Instructions to follow: Scan the material that follows. Copy every line containing the word "cities".

Dataset extract:

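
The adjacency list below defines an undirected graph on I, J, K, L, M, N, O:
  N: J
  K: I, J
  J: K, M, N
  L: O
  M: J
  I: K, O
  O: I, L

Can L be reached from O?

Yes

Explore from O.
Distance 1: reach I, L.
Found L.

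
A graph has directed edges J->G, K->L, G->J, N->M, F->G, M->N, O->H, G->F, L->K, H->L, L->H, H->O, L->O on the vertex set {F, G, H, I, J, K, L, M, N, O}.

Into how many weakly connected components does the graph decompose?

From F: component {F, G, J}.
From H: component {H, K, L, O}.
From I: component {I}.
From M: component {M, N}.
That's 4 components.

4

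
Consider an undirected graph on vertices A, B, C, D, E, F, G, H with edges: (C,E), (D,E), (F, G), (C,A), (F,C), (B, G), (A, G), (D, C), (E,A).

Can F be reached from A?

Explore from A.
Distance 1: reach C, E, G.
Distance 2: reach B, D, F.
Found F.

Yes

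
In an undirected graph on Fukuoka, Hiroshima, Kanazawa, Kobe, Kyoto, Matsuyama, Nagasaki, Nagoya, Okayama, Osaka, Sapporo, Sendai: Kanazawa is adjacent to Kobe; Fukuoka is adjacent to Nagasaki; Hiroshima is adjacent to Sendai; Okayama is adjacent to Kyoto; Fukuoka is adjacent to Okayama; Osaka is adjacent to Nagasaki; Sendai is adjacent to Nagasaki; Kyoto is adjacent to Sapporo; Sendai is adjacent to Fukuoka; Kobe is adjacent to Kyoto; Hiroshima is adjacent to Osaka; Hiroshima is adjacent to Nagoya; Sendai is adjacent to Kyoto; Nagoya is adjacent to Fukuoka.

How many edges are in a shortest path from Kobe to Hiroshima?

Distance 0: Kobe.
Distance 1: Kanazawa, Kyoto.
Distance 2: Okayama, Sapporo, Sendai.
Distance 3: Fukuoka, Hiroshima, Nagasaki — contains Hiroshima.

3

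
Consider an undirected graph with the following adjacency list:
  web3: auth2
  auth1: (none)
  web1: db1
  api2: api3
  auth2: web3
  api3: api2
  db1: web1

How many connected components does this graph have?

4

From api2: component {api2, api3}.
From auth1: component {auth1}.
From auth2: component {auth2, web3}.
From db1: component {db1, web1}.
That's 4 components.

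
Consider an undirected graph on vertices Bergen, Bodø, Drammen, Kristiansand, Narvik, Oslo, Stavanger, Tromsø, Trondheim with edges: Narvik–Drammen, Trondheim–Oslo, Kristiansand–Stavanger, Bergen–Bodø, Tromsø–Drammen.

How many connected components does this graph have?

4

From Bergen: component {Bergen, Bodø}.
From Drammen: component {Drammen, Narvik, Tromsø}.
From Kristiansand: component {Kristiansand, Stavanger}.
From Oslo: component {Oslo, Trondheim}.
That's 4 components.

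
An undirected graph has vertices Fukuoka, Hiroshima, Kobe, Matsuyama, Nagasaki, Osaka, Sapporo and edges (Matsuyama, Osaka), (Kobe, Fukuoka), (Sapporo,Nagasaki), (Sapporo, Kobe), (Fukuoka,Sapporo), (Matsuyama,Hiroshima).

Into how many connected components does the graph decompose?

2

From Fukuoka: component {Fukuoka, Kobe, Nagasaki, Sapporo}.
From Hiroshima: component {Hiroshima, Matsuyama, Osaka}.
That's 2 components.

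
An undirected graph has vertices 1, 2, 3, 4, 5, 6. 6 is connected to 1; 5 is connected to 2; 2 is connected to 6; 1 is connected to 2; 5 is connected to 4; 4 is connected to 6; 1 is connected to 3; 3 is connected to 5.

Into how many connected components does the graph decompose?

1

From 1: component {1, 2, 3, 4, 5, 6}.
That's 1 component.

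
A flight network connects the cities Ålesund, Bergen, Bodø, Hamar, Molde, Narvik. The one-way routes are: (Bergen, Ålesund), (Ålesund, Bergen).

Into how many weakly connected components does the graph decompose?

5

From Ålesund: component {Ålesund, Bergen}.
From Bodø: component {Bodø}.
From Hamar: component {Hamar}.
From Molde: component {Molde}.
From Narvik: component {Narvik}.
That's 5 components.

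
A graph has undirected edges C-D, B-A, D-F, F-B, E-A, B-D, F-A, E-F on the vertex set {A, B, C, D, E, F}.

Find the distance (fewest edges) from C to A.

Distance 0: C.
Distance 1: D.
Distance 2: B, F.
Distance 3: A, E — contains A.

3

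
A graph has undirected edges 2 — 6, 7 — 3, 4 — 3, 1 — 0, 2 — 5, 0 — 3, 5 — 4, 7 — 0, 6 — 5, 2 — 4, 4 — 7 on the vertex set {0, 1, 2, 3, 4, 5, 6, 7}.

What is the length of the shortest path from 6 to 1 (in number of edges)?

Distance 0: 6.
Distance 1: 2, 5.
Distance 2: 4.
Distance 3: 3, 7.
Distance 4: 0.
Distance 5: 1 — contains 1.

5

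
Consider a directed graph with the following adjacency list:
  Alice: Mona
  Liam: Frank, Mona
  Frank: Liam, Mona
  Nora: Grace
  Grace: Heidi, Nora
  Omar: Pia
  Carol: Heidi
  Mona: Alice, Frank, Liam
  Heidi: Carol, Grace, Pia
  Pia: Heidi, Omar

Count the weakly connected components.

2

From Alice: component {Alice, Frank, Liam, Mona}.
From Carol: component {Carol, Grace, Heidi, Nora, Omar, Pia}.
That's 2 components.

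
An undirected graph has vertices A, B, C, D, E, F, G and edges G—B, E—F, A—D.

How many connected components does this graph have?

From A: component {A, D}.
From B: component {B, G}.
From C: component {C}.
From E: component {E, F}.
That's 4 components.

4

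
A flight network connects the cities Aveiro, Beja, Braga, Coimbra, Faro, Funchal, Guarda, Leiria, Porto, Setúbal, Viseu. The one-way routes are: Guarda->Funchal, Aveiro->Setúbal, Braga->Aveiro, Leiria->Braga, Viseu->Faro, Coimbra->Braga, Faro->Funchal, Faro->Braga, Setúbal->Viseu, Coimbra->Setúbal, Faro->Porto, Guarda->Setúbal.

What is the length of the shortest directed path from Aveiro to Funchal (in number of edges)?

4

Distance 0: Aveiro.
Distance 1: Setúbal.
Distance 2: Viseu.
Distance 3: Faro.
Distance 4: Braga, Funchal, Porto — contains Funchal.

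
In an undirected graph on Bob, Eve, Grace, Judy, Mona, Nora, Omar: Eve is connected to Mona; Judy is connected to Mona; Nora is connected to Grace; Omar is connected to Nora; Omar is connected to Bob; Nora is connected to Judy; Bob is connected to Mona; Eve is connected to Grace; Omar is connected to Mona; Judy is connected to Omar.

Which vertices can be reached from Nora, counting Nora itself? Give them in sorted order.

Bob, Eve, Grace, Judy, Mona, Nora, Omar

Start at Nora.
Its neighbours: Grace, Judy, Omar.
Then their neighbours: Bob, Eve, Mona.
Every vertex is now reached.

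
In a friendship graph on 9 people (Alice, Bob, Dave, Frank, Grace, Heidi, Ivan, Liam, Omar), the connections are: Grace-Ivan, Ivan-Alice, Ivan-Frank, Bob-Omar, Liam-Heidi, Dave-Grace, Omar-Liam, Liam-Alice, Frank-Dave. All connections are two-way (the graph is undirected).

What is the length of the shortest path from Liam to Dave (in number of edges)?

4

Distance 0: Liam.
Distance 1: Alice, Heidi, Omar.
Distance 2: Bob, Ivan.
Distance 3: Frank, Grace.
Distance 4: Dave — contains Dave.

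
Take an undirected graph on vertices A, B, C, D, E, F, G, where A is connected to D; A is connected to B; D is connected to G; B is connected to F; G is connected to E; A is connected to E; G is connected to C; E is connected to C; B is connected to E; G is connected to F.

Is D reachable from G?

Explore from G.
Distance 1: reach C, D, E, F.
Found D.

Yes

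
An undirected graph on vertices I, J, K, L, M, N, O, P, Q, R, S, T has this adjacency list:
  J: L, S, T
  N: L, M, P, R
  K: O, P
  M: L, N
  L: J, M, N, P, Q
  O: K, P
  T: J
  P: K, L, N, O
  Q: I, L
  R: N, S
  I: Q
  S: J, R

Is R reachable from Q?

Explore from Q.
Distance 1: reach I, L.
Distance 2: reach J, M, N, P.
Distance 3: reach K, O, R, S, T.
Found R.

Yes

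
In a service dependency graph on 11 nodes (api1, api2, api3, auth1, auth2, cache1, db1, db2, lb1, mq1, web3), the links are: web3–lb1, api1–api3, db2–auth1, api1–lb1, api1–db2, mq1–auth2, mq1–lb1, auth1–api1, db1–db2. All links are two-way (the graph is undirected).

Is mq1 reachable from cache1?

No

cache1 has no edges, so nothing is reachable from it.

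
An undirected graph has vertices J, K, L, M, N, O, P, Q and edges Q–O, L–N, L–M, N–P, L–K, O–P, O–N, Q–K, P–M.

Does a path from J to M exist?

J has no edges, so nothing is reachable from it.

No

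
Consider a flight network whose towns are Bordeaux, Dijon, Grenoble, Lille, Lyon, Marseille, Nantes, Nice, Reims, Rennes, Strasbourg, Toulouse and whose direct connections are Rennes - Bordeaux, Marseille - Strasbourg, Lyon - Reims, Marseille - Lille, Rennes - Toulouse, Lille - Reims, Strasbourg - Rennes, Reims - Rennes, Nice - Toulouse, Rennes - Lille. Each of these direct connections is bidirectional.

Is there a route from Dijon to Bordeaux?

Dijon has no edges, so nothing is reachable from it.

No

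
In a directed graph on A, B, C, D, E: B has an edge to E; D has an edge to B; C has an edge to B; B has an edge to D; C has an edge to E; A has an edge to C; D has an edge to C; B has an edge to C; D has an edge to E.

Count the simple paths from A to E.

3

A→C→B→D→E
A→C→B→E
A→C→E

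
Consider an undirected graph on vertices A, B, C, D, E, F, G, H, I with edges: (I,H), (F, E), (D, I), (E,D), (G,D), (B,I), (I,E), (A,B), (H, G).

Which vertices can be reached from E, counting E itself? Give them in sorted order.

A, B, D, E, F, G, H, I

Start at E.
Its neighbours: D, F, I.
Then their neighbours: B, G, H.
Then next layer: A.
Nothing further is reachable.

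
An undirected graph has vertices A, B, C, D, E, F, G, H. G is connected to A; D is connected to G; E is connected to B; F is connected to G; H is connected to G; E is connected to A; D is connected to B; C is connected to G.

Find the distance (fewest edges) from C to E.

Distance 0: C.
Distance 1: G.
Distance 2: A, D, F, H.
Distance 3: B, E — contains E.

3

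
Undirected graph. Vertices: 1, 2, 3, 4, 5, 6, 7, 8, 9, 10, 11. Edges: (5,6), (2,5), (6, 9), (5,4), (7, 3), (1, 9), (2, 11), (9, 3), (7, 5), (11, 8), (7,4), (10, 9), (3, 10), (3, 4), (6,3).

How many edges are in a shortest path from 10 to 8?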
...
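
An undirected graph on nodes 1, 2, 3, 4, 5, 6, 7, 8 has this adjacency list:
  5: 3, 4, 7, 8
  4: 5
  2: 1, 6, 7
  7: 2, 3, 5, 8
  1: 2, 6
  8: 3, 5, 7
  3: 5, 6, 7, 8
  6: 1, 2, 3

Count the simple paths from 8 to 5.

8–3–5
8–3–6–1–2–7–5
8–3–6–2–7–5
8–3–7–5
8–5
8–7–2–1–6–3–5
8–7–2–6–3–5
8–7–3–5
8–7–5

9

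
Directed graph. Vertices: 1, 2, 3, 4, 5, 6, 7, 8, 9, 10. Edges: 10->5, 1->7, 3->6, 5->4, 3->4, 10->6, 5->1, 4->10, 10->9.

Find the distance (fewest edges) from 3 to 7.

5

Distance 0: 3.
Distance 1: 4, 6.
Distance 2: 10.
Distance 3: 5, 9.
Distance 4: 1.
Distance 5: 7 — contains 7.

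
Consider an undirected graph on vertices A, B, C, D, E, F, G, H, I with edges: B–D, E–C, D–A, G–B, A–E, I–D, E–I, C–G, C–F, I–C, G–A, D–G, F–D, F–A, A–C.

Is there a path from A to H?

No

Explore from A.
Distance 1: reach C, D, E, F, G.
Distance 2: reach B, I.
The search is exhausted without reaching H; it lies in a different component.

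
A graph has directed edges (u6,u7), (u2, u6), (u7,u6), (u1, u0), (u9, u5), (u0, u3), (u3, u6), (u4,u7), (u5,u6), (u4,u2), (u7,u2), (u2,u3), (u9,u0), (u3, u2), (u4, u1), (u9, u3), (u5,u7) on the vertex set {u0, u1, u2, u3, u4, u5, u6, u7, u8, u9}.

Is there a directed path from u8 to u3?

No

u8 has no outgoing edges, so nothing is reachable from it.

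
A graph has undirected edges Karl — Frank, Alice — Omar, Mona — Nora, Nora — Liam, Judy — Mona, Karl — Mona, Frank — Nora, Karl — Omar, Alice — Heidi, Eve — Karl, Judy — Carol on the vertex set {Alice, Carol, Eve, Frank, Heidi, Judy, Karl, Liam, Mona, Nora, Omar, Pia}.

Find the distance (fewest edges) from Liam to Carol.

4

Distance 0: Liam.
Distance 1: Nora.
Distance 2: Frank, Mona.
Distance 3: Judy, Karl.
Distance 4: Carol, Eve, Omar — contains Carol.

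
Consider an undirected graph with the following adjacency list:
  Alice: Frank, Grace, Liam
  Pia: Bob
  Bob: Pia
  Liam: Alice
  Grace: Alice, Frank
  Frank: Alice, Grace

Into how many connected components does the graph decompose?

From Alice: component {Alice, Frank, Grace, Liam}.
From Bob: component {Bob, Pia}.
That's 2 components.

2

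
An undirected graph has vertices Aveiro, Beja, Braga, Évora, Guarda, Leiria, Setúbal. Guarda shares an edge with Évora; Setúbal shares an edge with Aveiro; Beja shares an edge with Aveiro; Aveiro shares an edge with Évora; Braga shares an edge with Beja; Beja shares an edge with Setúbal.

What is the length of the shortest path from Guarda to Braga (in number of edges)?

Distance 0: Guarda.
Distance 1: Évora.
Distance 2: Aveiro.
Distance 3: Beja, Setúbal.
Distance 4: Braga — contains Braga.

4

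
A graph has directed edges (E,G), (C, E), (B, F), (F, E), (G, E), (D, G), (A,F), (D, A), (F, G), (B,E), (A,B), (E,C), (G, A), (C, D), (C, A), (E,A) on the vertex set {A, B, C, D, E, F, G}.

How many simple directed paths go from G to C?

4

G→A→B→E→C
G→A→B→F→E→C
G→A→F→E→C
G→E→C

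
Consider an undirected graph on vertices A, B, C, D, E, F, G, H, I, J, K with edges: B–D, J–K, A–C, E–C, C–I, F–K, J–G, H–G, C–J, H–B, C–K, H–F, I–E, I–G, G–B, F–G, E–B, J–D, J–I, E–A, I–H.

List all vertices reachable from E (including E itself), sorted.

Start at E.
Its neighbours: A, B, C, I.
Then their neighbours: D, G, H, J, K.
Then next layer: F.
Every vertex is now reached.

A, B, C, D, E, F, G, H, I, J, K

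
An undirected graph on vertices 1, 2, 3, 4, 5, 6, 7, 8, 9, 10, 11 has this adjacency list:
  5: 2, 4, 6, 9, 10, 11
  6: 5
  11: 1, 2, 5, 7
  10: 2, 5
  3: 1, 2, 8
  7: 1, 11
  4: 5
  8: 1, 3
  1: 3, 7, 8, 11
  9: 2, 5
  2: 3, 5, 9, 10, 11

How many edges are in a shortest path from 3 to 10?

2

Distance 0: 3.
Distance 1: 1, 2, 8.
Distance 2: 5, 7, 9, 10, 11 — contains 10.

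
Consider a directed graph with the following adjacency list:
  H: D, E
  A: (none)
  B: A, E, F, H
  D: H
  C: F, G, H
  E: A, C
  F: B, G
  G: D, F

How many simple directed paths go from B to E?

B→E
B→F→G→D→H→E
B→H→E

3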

Solution to this problem:
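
A flight network connects the cities Ålesund, Bergen, Bodø, Hamar, Molde, Narvik. The one-way routes are: (Bergen, Ålesund), (Ålesund, Bergen).
A flight network connects the cities Aveiro, Beja, Braga, Coimbra, Faro, Funchal, Guarda, Leiria, Porto, Setúbal, Viseu. The one-way routes are: Guarda->Funchal, Aveiro->Setúbal, Braga->Aveiro, Leiria->Braga, Viseu->Faro, Coimbra->Braga, Faro->Funchal, Faro->Braga, Setúbal->Viseu, Coimbra->Setúbal, Faro->Porto, Guarda->Setúbal.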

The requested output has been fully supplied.